Work instructions :: Set down, please, exactly the lines below that run from the line with "A robotic joint position loop has plant G(s) = 1.6/(s(s" to the line with "A process has open-loop transfer function P(s) = 9.2/((s", both lines included.

[Records from a data collection]
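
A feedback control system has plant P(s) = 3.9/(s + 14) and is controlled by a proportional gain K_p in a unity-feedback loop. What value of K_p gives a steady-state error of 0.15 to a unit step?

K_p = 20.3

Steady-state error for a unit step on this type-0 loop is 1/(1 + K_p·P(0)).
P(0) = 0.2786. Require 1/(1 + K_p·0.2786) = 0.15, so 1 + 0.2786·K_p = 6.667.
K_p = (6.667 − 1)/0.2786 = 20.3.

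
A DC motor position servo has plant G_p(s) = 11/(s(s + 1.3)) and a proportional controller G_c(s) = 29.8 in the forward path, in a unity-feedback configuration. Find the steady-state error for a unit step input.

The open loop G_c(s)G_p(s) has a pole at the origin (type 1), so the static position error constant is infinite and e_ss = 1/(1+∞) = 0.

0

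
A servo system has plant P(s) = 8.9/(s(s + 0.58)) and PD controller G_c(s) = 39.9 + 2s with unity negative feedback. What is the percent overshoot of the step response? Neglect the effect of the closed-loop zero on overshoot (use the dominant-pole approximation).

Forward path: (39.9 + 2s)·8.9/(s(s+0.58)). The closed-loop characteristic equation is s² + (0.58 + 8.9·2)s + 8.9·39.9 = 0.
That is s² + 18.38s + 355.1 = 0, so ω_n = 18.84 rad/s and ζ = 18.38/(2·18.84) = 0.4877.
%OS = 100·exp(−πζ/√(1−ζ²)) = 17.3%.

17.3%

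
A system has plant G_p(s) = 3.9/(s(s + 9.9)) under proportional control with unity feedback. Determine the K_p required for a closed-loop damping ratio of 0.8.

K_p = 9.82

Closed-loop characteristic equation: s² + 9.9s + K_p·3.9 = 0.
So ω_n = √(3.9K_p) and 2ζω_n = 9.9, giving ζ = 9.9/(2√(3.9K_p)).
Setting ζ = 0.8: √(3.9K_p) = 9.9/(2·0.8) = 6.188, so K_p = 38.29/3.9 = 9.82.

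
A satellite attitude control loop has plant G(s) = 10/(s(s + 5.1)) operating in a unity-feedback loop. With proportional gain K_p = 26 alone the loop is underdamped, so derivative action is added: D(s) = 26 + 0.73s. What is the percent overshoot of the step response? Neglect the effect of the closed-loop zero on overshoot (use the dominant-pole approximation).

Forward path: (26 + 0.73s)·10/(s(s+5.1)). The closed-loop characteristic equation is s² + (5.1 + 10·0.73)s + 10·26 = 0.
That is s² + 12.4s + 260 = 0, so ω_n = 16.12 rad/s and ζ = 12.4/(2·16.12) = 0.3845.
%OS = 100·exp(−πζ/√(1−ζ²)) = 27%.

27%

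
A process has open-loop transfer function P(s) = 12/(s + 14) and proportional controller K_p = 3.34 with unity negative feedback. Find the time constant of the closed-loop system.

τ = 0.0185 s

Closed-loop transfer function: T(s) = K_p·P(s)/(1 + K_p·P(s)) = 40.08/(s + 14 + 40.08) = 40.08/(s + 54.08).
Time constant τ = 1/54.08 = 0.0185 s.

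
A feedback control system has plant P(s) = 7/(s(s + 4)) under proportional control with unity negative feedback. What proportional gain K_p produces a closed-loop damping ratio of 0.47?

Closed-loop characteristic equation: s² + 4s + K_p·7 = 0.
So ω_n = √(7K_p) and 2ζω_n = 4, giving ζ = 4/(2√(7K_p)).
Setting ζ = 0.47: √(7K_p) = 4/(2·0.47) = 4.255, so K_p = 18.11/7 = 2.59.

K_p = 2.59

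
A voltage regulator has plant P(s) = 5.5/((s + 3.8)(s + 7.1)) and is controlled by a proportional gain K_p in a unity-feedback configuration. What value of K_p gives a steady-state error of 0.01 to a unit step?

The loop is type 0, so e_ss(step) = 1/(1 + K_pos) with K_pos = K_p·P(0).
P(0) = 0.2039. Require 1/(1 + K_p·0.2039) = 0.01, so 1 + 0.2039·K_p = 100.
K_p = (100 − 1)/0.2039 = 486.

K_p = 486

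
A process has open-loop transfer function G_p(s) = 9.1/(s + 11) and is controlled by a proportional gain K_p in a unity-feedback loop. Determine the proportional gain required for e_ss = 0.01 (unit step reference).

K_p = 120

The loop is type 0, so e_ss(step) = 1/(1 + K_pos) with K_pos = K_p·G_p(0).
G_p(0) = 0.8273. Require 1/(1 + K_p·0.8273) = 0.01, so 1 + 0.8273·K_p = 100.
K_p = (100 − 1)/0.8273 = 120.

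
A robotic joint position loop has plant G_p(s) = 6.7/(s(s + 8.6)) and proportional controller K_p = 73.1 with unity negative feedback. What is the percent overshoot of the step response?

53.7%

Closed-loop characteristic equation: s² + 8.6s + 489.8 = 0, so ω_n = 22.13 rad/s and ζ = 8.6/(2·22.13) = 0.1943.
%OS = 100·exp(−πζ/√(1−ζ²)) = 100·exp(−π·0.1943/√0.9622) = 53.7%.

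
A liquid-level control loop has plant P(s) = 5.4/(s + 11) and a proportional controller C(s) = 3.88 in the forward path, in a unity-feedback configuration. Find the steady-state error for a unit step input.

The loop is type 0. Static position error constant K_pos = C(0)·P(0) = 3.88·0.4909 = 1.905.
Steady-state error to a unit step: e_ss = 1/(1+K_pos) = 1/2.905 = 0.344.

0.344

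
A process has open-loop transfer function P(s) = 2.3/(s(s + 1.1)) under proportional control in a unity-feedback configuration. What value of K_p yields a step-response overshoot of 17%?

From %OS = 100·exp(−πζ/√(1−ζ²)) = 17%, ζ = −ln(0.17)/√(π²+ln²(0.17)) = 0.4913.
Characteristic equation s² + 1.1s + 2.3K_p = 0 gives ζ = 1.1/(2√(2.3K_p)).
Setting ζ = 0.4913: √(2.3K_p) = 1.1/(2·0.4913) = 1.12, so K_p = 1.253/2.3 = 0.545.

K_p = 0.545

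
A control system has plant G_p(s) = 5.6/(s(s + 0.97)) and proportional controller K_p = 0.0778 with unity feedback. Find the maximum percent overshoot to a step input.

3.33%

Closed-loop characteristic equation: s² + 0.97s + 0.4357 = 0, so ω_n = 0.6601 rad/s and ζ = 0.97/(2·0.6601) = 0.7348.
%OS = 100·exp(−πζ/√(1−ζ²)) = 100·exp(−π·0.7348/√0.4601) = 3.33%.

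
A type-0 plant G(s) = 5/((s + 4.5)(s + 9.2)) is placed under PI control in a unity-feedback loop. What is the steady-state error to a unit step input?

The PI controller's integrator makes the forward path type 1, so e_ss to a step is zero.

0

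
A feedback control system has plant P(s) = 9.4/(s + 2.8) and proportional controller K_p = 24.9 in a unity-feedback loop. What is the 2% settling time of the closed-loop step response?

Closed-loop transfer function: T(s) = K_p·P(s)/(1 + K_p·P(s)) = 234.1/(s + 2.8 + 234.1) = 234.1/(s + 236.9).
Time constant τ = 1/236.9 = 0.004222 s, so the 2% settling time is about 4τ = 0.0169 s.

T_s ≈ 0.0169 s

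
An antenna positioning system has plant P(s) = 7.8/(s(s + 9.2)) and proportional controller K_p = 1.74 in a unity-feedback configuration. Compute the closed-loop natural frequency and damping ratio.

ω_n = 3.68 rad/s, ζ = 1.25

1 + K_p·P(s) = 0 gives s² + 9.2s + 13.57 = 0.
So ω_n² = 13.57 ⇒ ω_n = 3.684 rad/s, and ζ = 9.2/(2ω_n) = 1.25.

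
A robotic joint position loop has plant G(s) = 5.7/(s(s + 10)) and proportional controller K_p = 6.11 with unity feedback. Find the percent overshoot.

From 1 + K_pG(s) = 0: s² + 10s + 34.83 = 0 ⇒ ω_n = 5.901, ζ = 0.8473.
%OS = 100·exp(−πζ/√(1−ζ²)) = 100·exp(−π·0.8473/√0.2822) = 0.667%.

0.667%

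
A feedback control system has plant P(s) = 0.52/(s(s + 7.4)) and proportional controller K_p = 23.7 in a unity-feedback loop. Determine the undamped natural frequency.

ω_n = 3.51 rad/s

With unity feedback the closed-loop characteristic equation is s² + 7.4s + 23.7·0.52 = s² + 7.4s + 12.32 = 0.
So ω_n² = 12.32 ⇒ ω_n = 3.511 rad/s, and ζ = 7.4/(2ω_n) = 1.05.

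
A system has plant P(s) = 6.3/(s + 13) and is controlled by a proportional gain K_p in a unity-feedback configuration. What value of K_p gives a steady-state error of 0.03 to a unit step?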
* * *
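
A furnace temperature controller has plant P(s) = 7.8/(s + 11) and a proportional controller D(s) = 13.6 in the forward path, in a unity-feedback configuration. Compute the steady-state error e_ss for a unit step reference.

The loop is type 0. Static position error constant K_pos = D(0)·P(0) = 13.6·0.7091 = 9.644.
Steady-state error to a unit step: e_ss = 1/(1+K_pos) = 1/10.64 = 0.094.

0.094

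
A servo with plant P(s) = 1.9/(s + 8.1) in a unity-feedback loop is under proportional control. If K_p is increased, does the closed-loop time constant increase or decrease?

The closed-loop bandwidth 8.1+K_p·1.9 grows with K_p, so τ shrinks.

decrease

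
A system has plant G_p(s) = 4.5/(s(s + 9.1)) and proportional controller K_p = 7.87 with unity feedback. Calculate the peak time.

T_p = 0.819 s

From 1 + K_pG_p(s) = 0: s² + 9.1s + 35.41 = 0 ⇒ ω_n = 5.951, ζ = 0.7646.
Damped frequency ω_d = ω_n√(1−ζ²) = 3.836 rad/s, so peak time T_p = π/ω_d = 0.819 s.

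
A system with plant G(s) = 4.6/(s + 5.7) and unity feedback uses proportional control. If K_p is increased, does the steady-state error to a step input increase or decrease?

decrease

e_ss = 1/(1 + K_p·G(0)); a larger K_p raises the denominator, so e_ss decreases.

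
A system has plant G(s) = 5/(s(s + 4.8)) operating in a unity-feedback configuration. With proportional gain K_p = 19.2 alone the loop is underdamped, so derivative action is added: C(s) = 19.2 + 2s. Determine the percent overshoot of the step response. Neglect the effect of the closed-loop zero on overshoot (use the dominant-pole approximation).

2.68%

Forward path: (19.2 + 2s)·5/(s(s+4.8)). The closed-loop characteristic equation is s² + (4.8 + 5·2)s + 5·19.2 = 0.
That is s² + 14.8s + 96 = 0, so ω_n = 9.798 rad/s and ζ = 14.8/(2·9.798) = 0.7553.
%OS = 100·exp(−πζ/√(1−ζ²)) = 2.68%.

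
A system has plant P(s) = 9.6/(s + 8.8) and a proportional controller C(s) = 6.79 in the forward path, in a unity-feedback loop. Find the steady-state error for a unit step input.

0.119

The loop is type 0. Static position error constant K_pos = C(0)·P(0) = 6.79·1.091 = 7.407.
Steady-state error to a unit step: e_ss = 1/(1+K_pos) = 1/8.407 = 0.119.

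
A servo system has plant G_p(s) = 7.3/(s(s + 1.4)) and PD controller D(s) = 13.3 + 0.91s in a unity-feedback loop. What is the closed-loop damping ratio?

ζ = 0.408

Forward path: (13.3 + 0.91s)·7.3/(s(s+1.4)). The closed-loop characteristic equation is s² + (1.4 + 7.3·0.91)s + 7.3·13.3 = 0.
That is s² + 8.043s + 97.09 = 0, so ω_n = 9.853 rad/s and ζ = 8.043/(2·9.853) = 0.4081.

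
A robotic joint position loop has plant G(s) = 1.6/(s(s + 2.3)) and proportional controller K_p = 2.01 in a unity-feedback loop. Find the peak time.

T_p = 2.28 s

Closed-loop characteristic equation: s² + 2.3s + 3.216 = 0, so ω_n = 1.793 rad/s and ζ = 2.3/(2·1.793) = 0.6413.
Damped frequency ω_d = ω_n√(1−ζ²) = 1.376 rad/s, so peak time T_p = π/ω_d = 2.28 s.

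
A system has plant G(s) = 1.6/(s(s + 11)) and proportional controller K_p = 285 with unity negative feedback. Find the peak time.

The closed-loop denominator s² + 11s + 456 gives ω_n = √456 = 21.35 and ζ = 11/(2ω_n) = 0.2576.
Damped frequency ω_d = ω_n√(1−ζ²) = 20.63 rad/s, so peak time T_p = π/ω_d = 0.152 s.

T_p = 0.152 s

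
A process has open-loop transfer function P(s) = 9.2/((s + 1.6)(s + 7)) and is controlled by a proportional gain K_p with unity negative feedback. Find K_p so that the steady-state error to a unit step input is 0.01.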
...
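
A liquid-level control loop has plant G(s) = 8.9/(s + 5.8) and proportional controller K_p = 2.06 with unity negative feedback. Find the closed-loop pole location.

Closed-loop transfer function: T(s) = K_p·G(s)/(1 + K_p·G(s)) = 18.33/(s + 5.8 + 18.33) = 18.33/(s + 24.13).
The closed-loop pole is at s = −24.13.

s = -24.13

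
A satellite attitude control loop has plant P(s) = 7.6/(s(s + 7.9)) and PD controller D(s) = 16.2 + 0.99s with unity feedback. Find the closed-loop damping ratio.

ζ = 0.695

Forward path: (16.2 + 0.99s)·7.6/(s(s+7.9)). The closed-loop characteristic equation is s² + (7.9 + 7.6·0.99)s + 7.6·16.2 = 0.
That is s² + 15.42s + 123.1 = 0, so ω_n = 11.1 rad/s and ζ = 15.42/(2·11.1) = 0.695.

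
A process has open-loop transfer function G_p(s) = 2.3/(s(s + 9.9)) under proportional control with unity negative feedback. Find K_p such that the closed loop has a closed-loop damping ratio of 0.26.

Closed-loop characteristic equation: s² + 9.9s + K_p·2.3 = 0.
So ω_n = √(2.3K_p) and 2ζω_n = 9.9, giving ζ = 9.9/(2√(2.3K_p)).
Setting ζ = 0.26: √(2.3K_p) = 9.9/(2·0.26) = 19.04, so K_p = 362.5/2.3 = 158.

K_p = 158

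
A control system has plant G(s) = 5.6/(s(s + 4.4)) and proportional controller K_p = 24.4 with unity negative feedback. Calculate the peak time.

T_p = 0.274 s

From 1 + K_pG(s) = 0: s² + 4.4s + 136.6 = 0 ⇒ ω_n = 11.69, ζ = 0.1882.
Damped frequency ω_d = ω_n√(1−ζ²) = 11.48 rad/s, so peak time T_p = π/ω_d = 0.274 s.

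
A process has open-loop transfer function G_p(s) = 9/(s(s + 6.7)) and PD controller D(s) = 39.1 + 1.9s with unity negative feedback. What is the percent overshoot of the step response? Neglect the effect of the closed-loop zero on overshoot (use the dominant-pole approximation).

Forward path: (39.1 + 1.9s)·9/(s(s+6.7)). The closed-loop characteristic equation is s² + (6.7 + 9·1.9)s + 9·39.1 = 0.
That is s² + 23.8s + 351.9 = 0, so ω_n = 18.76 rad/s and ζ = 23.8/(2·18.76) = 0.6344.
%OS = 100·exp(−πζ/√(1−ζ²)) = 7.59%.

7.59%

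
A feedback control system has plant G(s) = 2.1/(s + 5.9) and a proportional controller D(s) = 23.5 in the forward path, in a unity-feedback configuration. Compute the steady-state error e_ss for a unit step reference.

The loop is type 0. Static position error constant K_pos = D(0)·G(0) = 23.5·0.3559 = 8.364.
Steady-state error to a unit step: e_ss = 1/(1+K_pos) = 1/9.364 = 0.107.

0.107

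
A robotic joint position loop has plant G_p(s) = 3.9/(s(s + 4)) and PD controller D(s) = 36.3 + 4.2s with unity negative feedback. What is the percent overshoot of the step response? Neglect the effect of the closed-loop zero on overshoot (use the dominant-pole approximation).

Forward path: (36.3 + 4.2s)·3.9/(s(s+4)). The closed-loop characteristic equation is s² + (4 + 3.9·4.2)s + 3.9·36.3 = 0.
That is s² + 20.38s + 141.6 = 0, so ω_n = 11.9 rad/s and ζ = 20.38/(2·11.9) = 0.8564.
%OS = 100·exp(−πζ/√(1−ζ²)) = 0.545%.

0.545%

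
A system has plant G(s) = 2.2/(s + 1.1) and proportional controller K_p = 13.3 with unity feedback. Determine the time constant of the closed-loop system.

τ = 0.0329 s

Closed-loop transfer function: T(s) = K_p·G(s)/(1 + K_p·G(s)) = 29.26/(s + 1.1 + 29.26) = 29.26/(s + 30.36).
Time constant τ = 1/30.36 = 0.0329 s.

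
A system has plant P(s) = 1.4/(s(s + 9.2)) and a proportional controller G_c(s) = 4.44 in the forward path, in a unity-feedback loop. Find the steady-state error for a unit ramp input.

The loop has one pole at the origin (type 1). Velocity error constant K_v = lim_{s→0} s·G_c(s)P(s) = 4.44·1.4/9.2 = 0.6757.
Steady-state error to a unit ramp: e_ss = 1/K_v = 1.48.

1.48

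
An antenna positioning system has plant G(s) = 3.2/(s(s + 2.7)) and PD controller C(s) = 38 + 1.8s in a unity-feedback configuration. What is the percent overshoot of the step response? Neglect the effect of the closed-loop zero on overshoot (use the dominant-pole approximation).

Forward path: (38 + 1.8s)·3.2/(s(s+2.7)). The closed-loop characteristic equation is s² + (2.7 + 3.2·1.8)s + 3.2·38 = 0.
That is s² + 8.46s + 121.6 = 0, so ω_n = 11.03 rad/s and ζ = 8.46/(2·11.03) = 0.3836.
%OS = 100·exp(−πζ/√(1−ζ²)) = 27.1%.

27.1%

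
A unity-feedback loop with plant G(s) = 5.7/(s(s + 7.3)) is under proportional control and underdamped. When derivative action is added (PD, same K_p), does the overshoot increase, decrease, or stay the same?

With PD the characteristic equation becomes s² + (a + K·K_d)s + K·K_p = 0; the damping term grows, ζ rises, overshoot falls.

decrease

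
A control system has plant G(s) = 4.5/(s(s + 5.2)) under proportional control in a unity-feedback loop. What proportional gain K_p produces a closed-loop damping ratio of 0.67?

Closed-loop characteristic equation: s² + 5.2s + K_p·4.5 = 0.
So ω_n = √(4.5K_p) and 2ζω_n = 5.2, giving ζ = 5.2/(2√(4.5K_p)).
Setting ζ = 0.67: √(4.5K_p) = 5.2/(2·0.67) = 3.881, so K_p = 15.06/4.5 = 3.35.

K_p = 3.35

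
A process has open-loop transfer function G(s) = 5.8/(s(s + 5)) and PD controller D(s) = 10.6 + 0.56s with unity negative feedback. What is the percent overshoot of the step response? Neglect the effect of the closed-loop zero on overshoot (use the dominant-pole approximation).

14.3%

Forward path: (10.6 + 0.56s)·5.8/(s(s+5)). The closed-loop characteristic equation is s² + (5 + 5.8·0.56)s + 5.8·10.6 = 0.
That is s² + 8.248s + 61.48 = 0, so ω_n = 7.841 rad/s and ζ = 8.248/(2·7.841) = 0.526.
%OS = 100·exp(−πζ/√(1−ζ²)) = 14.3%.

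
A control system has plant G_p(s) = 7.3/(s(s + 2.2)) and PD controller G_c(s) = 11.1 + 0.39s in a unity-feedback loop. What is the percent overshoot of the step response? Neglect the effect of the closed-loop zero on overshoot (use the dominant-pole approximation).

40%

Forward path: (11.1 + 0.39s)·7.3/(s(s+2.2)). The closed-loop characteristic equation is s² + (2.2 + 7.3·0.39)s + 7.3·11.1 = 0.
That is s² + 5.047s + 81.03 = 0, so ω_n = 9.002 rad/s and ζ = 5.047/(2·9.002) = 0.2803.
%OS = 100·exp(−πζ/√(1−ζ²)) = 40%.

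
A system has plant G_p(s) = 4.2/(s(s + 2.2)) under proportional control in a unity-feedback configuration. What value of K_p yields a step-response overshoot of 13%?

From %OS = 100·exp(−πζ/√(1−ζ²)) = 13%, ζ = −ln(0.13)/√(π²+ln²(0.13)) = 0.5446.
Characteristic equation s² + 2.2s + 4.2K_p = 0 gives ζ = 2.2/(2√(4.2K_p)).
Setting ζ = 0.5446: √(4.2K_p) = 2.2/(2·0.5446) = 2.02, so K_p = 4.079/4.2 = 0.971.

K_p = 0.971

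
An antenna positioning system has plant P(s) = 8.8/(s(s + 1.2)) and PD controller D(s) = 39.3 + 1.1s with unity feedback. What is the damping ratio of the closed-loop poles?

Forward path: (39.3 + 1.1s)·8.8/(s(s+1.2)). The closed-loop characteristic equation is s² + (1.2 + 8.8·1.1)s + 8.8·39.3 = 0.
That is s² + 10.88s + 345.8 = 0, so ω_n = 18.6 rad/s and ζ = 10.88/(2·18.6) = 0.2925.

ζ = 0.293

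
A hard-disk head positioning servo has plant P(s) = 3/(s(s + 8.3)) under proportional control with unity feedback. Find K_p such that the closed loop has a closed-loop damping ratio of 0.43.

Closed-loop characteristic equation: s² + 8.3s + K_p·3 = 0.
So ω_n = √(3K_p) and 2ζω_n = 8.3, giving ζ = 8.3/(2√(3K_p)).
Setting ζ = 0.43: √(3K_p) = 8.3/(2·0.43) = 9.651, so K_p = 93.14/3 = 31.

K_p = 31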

Response to the exercise ::
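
A robotic joint position loop has plant G(s) = 1.6/(s(s + 2.3)) and proportional controller K_p = 2.01 in a unity-feedback loop. Find the peak time.

T_p = 2.28 s

Closed-loop characteristic equation: s² + 2.3s + 3.216 = 0, so ω_n = 1.793 rad/s and ζ = 2.3/(2·1.793) = 0.6413.
Damped frequency ω_d = ω_n√(1−ζ²) = 1.376 rad/s, so peak time T_p = π/ω_d = 2.28 s.

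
A system has plant G(s) = 1.6/(s(s + 11)) and proportional controller K_p = 285 with unity negative feedback. Find the peak time.

The closed-loop denominator s² + 11s + 456 gives ω_n = √456 = 21.35 and ζ = 11/(2ω_n) = 0.2576.
Damped frequency ω_d = ω_n√(1−ζ²) = 20.63 rad/s, so peak time T_p = π/ω_d = 0.152 s.

T_p = 0.152 s

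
A process has open-loop transfer function P(s) = 9.2/((s + 1.6)(s + 7)) and is controlled by a proportional gain K_p with unity negative feedback. Find K_p so that the steady-state error to a unit step input is 0.01.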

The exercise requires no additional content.